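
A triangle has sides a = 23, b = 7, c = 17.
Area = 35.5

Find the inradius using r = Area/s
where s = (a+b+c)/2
s = (23 + 7 + 17)/2 = 47/2 = 23.5
r = Area/s = 35.5/23.5 ≈ 1.51064

r = 1.511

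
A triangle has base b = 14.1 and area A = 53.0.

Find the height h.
A = ½·b·h  ⇒  h = 2A/b = 2·53.0/14.1 = 106/14.1 ≈ 7.51773

h = 7.518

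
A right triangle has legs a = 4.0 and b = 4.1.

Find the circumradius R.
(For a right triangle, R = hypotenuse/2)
Hypotenuse c = √(a² + b²) = √(16 + 16.81) = √32.81 ≈ 5.728
R = c/2 ≈ 5.728/2 ≈ 2.864

R = 2.864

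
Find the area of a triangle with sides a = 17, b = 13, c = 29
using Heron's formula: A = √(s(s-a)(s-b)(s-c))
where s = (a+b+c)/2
s = (17 + 13 + 29)/2 = 59/2 = 29.5
s − a = 12.5, s − b = 16.5, s − c = 0.5
s(s−a)(s−b)(s−c) = 29.5·12.5·16.5·0.5 = 3042.1875
Area = √3042.1875 ≈ 55.156

s = 29.5, Area = 55.16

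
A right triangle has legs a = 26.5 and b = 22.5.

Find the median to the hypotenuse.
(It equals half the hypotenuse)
Hypotenuse c = √(a² + b²) = √(702.25 + 506.25) = √1208.5 ≈ 34.7635
Median to hypotenuse = c/2 ≈ 34.7635/2 ≈ 17.3817

Median = 17.38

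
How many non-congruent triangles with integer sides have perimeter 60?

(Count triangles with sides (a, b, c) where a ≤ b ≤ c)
Let a ≤ b ≤ c with a + b + c = 60. The only binding inequality is a + b > c, i.e. 60 − c > c, so c < 60/2; and c ≥ 60/3 since c is the largest side.
So 20 ≤ c ≤ 29. For each c, b runs from ⌈(60 − c)/2⌉ up to c (then a = 60 − b − c satisfies 1 ≤ a ≤ b automatically), giving c − ⌈(60 − c)/2⌉ + 1 choices.
Summing over c: 1 + 2 + 4 + 5 + 7 + 8 + 10 + 11 + 13 + 14 = 75
Check (closed form: nearest integer to p²/48 for even p, (p+3)²/48 for odd p): 60²/48 = 3600/48 ≈ 75.00 → 75

75 triangles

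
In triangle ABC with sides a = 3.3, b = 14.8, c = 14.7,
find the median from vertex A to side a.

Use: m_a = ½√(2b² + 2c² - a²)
m_a = ½√(2·14.8² + 2·14.7² − 3.3²) = ½√(2·219.04 + 2·216.09 − 10.89) = ½√(438.08 + 432.18 − 10.89) = ½√859.37
√859.37 ≈ 29.315, so m_a ≈ 14.6575

m_a = 14.66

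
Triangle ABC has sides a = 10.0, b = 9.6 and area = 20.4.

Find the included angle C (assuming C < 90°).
Area = ½·a·b·sin(C)  ⇒  sin(C) = 2·Area/(a·b) = 2·20.4/(10.0·9.6) = 40.8/96 ≈ 0.425
C = arcsin(0.425) ≈ 25.1507° (taking the acute solution since C < 90°)

C = 25.15°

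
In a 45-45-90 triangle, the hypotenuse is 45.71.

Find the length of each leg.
In a 45-45-90 triangle hypotenuse = leg·√2, so leg = hypotenuse/√2.
Leg = 45.71/√2 ≈ 45.71/1.41421 ≈ 32.3219

Each leg = 32.32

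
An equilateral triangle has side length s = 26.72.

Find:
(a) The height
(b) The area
(a) The height splits the triangle into two 30-60-90 halves: h = s·√3/2 = 26.72·1.73205/2 ≈ 46.2804/2 ≈ 23.1402
(b) Area = (√3/4)·s² = (√3/4)·26.72² = (√3/4)·713.9584 ≈ 0.433013·713.9584 ≈ 309.153

Height = 23.14, Area = 309.2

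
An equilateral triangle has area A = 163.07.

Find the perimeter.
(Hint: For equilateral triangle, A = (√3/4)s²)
A = (√3/4)s²  ⇒  s² = 4A/√3 = 4·163.07/√3 = 652.28/1.73205 ≈ 376.594
s ≈ √376.594 ≈ 19.406
Perimeter = 3s ≈ 3·19.406 ≈ 58.2181

Perimeter = 58.22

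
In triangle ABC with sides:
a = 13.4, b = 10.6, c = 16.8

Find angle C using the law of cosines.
c² = a² + b² − 2ab·cos(C)  ⇒  cos(C) = (a² + b² − c²)/(2ab)
cos(C) = (13.4² + 10.6² − 16.8²)/(2·13.4·10.6) = (179.56 + 112.36 − 282.24)/284.08 = 9.68/284.08 ≈ 0.0340749
C = arccos(0.0340749) ≈ 88.0473°

C = 88.05°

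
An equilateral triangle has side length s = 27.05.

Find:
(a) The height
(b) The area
(a) The height splits the triangle into two 30-60-90 halves: h = s·√3/2 = 27.05·1.73205/2 ≈ 46.852/2 ≈ 23.426
(b) Area = (√3/4)·s² = (√3/4)·27.05² = (√3/4)·731.7025 ≈ 0.433013·731.7025 ≈ 316.836

Height = 23.43, Area = 316.8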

+ + + + +

EXERCISE DIRECTIONS
State the number of lines in the records that contain the string "legs". Nothing else is needed.

SOLUTION FOR THIS TASK
2